Work instructions
Search the data below for "once" and report how many lines contain it, with no other text.

Records shown
□ □ □ □ □

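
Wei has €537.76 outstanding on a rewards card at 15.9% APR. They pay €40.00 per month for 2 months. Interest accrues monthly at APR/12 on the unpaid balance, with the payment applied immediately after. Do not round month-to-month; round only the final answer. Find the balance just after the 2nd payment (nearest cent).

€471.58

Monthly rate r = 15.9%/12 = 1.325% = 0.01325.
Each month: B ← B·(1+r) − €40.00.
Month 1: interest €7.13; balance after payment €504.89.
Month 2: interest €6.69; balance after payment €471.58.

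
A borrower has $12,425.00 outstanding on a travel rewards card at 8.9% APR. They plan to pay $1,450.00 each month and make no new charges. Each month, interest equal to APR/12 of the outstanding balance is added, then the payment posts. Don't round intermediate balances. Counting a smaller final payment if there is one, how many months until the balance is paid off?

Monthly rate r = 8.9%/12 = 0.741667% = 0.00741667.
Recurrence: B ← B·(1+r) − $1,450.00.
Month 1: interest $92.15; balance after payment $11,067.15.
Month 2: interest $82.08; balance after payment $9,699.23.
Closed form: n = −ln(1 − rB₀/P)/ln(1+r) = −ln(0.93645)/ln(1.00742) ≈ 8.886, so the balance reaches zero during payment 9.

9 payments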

□ □ □ □ □

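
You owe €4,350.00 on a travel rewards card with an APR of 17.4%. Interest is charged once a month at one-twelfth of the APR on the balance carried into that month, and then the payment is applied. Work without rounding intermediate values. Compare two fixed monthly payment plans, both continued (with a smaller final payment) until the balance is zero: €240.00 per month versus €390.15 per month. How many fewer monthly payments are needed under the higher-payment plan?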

□ □ □ □ □

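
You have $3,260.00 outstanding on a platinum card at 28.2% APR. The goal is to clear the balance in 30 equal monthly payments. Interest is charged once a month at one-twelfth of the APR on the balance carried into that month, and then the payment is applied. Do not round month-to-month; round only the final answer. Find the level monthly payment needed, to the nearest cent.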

□ □ □ □ □

Solution to this problem
2